EXERCISE GOAL:
Return the records below character for character.

Dataset entries
⟨

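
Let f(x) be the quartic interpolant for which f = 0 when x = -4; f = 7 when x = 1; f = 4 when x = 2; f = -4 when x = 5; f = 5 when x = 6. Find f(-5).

Using Newton's divided-difference form:
f[-4,1] = (7 - 0) / (1 - (-4)) = 7/5
f[1,2] = (4 - 7) / (2 - 1) = -3
f[2,5] = (-4 - 4) / (5 - 2) = -8/3
f[5,6] = (5 - (-4)) / (6 - 5) = 9
f[-4,1,2] = (-3 - 7/5) / (2 - (-4)) = -11/15
f[1,2,5] = (-8/3 - (-3)) / (5 - 1) = 1/12
f[2,5,6] = (9 - (-8/3)) / (6 - 2) = 35/12
f[-4,1,2,5] = (1/12 - (-11/15)) / (5 - (-4)) = 49/540
f[1,2,5,6] = (35/12 - 1/12) / (6 - 1) = 17/30
f[-4,1,2,5,6] = (17/30 - 49/540) / (6 - (-4)) = 257/5400
f(-5) = 0 + (7/5)·(-1) + (-11/15)·(-1)·(-6) + (49/540)·(-1)·(-6)·(-7) + (257/5400)·(-1)·(-6)·(-7)·(-10) = 467/45

467/45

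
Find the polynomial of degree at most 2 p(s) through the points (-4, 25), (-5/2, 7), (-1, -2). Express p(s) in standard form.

p(s) = 2s^2 + s - 3

Newton's divided differences:
p[-4,-5/2] = (7 - 25) / (-5/2 - (-4)) = -12
p[-5/2,-1] = (-2 - 7) / (-1 - (-5/2)) = -6
p[-4,-5/2,-1] = (-6 - (-12)) / (-1 - (-4)) = 2
p(s) = 25 + (-12)·(s + 4) + 2·(s + 4)(s + 5/2)
Expanding: p(s) = 2s^2 + s - 3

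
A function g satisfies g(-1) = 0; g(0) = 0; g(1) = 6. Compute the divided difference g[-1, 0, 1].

3

g[-1,0] = (0 - 0) / (0 - (-1)) = 0
g[0,1] = (6 - 0) / (1 - 0) = 6
g[-1,0,1] = (6 - 0) / (1 - (-1)) = 3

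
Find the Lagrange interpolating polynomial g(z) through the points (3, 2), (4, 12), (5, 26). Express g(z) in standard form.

L_0(z) = (z - 4)(z - 5) / [2] = (1/2)z^2 - (9/2)z + 10
L_1(z) = (z - 3)(z - 5) / [-1] = -z^2 + 8z - 15
L_2(z) = (z - 3)(z - 4) / [2] = (1/2)z^2 - (7/2)z + 6
g(z) = 2·L_0 + 12·L_1 + 26·L_2
  2·L_0(z) = z^2 - 9z + 20
  12·L_1(z) = -12z^2 + 96z - 180
  26·L_2(z) = 13z^2 - 91z + 156
Adding term by term: 2z^2 - 4z - 4

g(z) = 2z^2 - 4z - 4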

⟩

WRITTEN RESPONSE:
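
Let f(x) be the quartic interpolant for which f = 0 when x = -4; f = 7 when x = 1; f = 4 when x = 2; f = -4 when x = 5; f = 5 when x = 6. Find f(-5).

Using Newton's divided-difference form:
f[-4,1] = (7 - 0) / (1 - (-4)) = 7/5
f[1,2] = (4 - 7) / (2 - 1) = -3
f[2,5] = (-4 - 4) / (5 - 2) = -8/3
f[5,6] = (5 - (-4)) / (6 - 5) = 9
f[-4,1,2] = (-3 - 7/5) / (2 - (-4)) = -11/15
f[1,2,5] = (-8/3 - (-3)) / (5 - 1) = 1/12
f[2,5,6] = (9 - (-8/3)) / (6 - 2) = 35/12
f[-4,1,2,5] = (1/12 - (-11/15)) / (5 - (-4)) = 49/540
f[1,2,5,6] = (35/12 - 1/12) / (6 - 1) = 17/30
f[-4,1,2,5,6] = (17/30 - 49/540) / (6 - (-4)) = 257/5400
f(-5) = 0 + (7/5)·(-1) + (-11/15)·(-1)·(-6) + (49/540)·(-1)·(-6)·(-7) + (257/5400)·(-1)·(-6)·(-7)·(-10) = 467/45

467/45

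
Find the polynomial of degree at most 2 p(s) through the points (-4, 25), (-5/2, 7), (-1, -2). Express p(s) in standard form.

p(s) = 2s^2 + s - 3

Newton's divided differences:
p[-4,-5/2] = (7 - 25) / (-5/2 - (-4)) = -12
p[-5/2,-1] = (-2 - 7) / (-1 - (-5/2)) = -6
p[-4,-5/2,-1] = (-6 - (-12)) / (-1 - (-4)) = 2
p(s) = 25 + (-12)·(s + 4) + 2·(s + 4)(s + 5/2)
Expanding: p(s) = 2s^2 + s - 3

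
A function g satisfies g(-1) = 0; g(0) = 0; g(1) = 6. Compute the divided difference g[-1, 0, 1].

3

g[-1,0] = (0 - 0) / (0 - (-1)) = 0
g[0,1] = (6 - 0) / (1 - 0) = 6
g[-1,0,1] = (6 - 0) / (1 - (-1)) = 3

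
Find the Lagrange interpolating polynomial g(z) through the points (3, 2), (4, 12), (5, 26). Express g(z) in standard form.

L_0(z) = (z - 4)(z - 5) / [2] = (1/2)z^2 - (9/2)z + 10
L_1(z) = (z - 3)(z - 5) / [-1] = -z^2 + 8z - 15
L_2(z) = (z - 3)(z - 4) / [2] = (1/2)z^2 - (7/2)z + 6
g(z) = 2·L_0 + 12·L_1 + 26·L_2
  2·L_0(z) = z^2 - 9z + 20
  12·L_1(z) = -12z^2 + 96z - 180
  26·L_2(z) = 13z^2 - 91z + 156
Adding term by term: 2z^2 - 4z - 4

g(z) = 2z^2 - 4z - 4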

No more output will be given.